#### RAW DATA ####

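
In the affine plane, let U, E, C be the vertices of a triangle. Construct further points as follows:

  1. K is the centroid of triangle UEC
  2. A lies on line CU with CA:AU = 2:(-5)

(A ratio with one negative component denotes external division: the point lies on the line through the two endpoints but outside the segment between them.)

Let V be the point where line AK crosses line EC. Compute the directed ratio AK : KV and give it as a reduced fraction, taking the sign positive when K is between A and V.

AK:KV = -3

Work in coordinates with U = (0, 0), E = (1, 0), C = (0, 1).
1. K is the centroid of triangle UEC ⇒ K = (1/3, 1/3)
2. A lies on line CU with CA:AU = 2:(-5) ⇒ A = (0, 5/3)
line AK meets EC at V = (2/9, 7/9)
K = A + t·(V−A) with t = 3/2, so AK:KV = 3/2:-1/2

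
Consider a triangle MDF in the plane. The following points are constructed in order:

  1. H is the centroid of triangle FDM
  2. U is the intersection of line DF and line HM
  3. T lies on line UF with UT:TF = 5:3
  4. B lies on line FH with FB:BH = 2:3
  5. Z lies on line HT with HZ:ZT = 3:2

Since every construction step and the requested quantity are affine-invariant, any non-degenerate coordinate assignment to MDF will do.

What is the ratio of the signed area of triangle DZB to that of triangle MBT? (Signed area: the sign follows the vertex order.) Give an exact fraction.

Choose coordinates M = (0, 0), D = (1, 0), F = (0, 1).
1. H is the centroid of triangle FDM ⇒ H = (1/3, 1/3)
2. U is the intersection of line DF and line HM ⇒ U = (1/2, 1/2)
3. T lies on line UF with UT:TF = 5:3 ⇒ T = (3/16, 13/16)
4. B lies on line FH with FB:BH = 2:3 ⇒ B = (2/15, 11/15)
5. Z lies on line HT with HZ:ZT = 3:2 ⇒ Z = (59/240, 149/240)
2·[DZB] = -3/200, 2·[MBT] = -7/240
[DZB]:[MBT] = -3/200:-7/240 = 18/35

[DZB]:[MBT] = 18/35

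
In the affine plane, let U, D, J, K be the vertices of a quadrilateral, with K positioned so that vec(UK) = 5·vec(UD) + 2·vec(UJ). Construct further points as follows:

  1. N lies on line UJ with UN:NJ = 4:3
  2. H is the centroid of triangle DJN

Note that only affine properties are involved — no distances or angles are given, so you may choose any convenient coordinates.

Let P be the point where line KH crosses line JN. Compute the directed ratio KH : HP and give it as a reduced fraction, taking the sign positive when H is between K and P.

KH:HP = 14

Choose coordinates U = (0, 0), D = (1, 0), J = (0, 1), K = (5, 2).
1. N lies on line UJ with UN:NJ = 4:3 ⇒ N = (0, 4/7)
2. H is the centroid of triangle DJN ⇒ H = (1/3, 11/21)
line KH meets JN at P = (0, 41/98)
H = K + t·(P−K) with t = 14/15, so KH:HP = 14/15:1/15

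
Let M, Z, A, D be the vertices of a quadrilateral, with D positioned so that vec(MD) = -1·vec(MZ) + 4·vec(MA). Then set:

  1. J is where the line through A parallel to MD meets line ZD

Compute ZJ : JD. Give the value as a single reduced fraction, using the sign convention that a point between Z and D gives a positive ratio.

Choose coordinates M = (0, 0), Z = (1, 0), A = (0, 1), D = (-1, 4).
1. J is where the line through A parallel to MD meets line ZD ⇒ J = (-1/2, 3)
J = Z + t·(D−Z) with t = 3/4, so ZJ:JD = t:(1−t) = 3/4:1/4

ZJ:JD = 3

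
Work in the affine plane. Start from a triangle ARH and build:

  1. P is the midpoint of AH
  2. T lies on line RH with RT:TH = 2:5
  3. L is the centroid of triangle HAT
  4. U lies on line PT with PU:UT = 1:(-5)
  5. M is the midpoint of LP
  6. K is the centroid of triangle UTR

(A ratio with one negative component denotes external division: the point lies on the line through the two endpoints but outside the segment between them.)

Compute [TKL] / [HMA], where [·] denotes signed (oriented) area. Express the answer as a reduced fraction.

[TKL]:[HMA] = 4/15

Assign A = (0, 0), R = (1, 0), H = (0, 1) — the answer is frame-independent, so this choice is without loss of generality.
1. P is the midpoint of AH ⇒ P = (0, 1/2)
2. T lies on line RH with RT:TH = 2:5 ⇒ T = (5/7, 2/7)
3. L is the centroid of triangle HAT ⇒ L = (5/21, 3/7)
4. U lies on line PT with PU:UT = 1:(-5) ⇒ U = (-5/28, 31/56)
5. M is the midpoint of LP ⇒ M = (5/42, 13/28)
6. K is the centroid of triangle UTR ⇒ K = (43/84, 47/168)
2·[TKL] = -2/63, 2·[HMA] = -5/42
[TKL]:[HMA] = -2/63:-5/42 = 4/15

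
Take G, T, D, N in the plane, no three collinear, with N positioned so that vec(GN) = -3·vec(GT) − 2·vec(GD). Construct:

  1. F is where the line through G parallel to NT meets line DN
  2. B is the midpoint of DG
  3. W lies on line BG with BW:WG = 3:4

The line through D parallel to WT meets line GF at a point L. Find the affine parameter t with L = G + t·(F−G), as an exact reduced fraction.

t = -7/11

Assign G = (0, 0), T = (1, 0), D = (0, 1), N = (-3, -2) — the answer is frame-independent, so this choice is without loss of generality.
1. F is where the line through G parallel to NT meets line DN ⇒ F = (-2, -1)
2. B is the midpoint of DG ⇒ B = (0, 1/2)
3. W lies on line BG with BW:WG = 3:4 ⇒ W = (0, 2/7)
through D parallel to WT: direction (1, -2/7); meets GF at L = (14/11, 7/11)
L = G + t·(F−G) with t = -7/11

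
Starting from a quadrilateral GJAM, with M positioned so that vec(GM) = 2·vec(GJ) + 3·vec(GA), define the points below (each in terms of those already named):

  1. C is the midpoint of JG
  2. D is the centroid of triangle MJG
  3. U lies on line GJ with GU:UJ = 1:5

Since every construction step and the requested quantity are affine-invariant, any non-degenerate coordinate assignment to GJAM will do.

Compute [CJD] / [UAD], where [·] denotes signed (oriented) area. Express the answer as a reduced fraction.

Choose coordinates G = (0, 0), J = (1, 0), A = (0, 1), M = (2, 3).
1. C is the midpoint of JG ⇒ C = (1/2, 0)
2. D is the centroid of triangle MJG ⇒ D = (1, 1)
3. U lies on line GJ with GU:UJ = 1:5 ⇒ U = (1/6, 0)
2·[CJD] = 1/2, 2·[UAD] = -1
[CJD]:[UAD] = 1/2:-1 = -1/2

[CJD]:[UAD] = -1/2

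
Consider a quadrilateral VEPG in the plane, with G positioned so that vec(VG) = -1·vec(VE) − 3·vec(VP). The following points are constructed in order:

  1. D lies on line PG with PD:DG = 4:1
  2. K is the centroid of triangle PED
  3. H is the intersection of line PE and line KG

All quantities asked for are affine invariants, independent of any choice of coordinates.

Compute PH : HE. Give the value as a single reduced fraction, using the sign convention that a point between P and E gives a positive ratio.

Assign V = (0, 0), E = (1, 0), P = (0, 1), G = (-1, -3) — the answer is frame-independent, so this choice is without loss of generality.
1. D lies on line PG with PD:DG = 4:1 ⇒ D = (-4/5, -11/5)
2. K is the centroid of triangle PED ⇒ K = (1/15, -2/5)
3. H is the intersection of line PE and line KG ⇒ H = (5/11, 6/11)
H = P + t·(E−P) with t = 5/11, so PH:HE = t:(1−t) = 5/11:6/11

PH:HE = 5/6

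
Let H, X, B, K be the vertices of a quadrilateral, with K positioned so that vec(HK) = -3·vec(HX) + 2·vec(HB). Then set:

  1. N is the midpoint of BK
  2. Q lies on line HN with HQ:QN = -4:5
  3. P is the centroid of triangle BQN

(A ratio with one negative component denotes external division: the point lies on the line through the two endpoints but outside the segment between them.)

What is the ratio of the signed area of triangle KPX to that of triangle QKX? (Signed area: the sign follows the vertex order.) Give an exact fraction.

[KPX]:[QKX] = -11/42

Choose coordinates H = (0, 0), X = (1, 0), B = (0, 1), K = (-3, 2).
1. N is the midpoint of BK ⇒ N = (-3/2, 3/2)
2. Q lies on line HN with HQ:QN = -4:5 ⇒ Q = (6, -6)
3. P is the centroid of triangle BQN ⇒ P = (3/2, -7/6)
2·[KPX] = 11/3, 2·[QKX] = -14
[KPX]:[QKX] = 11/3:-14 = -11/42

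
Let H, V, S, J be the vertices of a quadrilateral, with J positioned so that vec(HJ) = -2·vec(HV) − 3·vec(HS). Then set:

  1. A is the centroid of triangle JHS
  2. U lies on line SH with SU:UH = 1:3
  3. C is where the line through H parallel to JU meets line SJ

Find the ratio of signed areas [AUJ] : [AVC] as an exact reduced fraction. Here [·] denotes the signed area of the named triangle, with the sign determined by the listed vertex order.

[AUJ]:[AVC] = -1/57

Assign H = (0, 0), V = (1, 0), S = (0, 1), J = (-2, -3) — the answer is frame-independent, so this choice is without loss of generality.
1. A is the centroid of triangle JHS ⇒ A = (-2/3, -2/3)
2. U lies on line SH with SU:UH = 1:3 ⇒ U = (0, 3/4)
3. C is where the line through H parallel to JU meets line SJ ⇒ C = (-8, -15)
2·[AUJ] = 1/3, 2·[AVC] = -19
[AUJ]:[AVC] = 1/3:-19 = -1/57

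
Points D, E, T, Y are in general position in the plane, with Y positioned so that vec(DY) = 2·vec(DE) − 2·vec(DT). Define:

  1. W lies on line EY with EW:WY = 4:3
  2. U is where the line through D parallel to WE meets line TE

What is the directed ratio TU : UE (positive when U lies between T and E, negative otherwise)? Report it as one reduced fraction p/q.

TU:UE = -1/2

Set D = (0, 0), E = (1, 0), T = (0, 1), Y = (2, -2); any affine frame gives the same invariant.
1. W lies on line EY with EW:WY = 4:3 ⇒ W = (11/7, -8/7)
2. U is where the line through D parallel to WE meets line TE ⇒ U = (-1, 2)
U = T + t·(E−T) with t = -1, so TU:UE = t:(1−t) = -1:2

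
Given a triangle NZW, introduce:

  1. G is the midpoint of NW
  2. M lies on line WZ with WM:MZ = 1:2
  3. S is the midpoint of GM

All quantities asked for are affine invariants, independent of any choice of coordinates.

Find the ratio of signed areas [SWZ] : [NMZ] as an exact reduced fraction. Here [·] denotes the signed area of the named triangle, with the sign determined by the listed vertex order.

Assign N = (0, 0), Z = (1, 0), W = (0, 1) — the answer is frame-independent, so this choice is without loss of generality.
1. G is the midpoint of NW ⇒ G = (0, 1/2)
2. M lies on line WZ with WM:MZ = 1:2 ⇒ M = (1/3, 2/3)
3. S is the midpoint of GM ⇒ S = (1/6, 7/12)
2·[SWZ] = -1/4, 2·[NMZ] = -2/3
[SWZ]:[NMZ] = -1/4:-2/3 = 3/8

[SWZ]:[NMZ] = 3/8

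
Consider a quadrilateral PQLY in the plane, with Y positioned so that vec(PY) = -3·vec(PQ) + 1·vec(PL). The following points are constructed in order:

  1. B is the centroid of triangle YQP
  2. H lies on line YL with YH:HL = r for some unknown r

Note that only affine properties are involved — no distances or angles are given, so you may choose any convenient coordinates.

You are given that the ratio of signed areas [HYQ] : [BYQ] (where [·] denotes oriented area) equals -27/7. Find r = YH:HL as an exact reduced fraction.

r = 3/4

Choose coordinates P = (0, 0), Q = (1, 0), L = (0, 1), Y = (-3, 1).
1. B is the centroid of triangle YQP ⇒ B = (-2/3, 1/3)
2. With YH:HL = r, write λ = r/(r+1) so H = Y + λ·(L−Y); H is affine-linear in λ
Every point depending on H is an affine combination of H and λ-independent points, so each such coordinate is linear in λ; the λ² term in each signed area is a multiple of (L−Y)×(L−Y) = 0, so 2·[HYQ] and 2·[BYQ] are each linear in λ. Evaluating at λ=0 and λ=1:
  2·[HYQ] = 3·λ,   2·[BYQ] = -1/3
So [HYQ]:[BYQ] = (3·λ) / (-1/3). Setting this equal to -27/7:
  3·λ = -27/7·(-1/3)  ⇒  λ = 3/7
Then r = λ/(1−λ) = (3/7)/(4/7) = 3/4. Check: with r = 3/4, H = (-12/7, 1) and [HYQ]:[BYQ] = -27/7 as required.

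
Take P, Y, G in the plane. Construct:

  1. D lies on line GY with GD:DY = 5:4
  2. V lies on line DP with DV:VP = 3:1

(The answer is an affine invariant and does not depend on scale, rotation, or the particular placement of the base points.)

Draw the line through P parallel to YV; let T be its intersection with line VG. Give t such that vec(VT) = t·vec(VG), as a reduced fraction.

Work in coordinates with P = (0, 0), Y = (1, 0), G = (0, 1).
1. D lies on line GY with GD:DY = 5:4 ⇒ D = (5/9, 4/9)
2. V lies on line DP with DV:VP = 3:1 ⇒ V = (5/36, 1/9)
through P parallel to YV: direction (-31/36, 1/9); meets VG at T = (155/972, -5/243)
T = V + t·(G−V) with t = -4/27

t = -4/27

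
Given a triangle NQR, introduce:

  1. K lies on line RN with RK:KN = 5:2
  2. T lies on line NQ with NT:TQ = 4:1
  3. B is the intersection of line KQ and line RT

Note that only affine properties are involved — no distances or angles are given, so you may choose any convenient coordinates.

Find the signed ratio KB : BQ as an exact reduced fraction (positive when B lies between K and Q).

Work in coordinates with N = (0, 0), Q = (1, 0), R = (0, 1).
1. K lies on line RN with RK:KN = 5:2 ⇒ K = (0, 2/7)
2. T lies on line NQ with NT:TQ = 4:1 ⇒ T = (4/5, 0)
3. B is the intersection of line KQ and line RT ⇒ B = (20/27, 2/27)
B = K + t·(Q−K) with t = 20/27, so KB:BQ = t:(1−t) = 20/27:7/27

KB:BQ = 20/7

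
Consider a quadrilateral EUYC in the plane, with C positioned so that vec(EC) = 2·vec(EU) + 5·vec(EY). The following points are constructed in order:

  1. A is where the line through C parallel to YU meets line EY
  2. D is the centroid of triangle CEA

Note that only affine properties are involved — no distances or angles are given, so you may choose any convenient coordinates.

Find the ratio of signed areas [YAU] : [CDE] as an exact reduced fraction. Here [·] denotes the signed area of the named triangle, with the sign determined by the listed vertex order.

[YAU]:[CDE] = -9/7

Work in coordinates with E = (0, 0), U = (1, 0), Y = (0, 1), C = (2, 5).
1. A is where the line through C parallel to YU meets line EY ⇒ A = (0, 7)
2. D is the centroid of triangle CEA ⇒ D = (2/3, 4)
2·[YAU] = -6, 2·[CDE] = 14/3
[YAU]:[CDE] = -6:14/3 = -9/7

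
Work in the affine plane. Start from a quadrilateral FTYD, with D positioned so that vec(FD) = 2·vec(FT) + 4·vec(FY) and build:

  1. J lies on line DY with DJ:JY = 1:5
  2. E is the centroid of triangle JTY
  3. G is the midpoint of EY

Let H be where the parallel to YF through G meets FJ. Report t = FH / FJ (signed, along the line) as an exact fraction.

t = 4/15

Choose coordinates F = (0, 0), T = (1, 0), Y = (0, 1), D = (2, 4).
1. J lies on line DY with DJ:JY = 1:5 ⇒ J = (5/3, 7/2)
2. E is the centroid of triangle JTY ⇒ E = (8/9, 3/2)
3. G is the midpoint of EY ⇒ G = (4/9, 5/4)
through G parallel to YF: direction (0, -1); meets FJ at H = (4/9, 14/15)
H = F + t·(J−F) with t = 4/15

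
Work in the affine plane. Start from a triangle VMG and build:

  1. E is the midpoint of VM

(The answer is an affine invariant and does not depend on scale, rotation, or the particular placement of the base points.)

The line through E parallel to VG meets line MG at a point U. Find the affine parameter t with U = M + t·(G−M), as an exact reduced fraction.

Work in coordinates with V = (0, 0), M = (1, 0), G = (0, 1).
1. E is the midpoint of VM ⇒ E = (1/2, 0)
through E parallel to VG: direction (0, 1); meets MG at U = (1/2, 1/2)
U = M + t·(G−M) with t = 1/2

t = 1/2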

####

PROMPT: Your answer should be a single number, namely how many lines of the data above hold "from".

RESULT: 4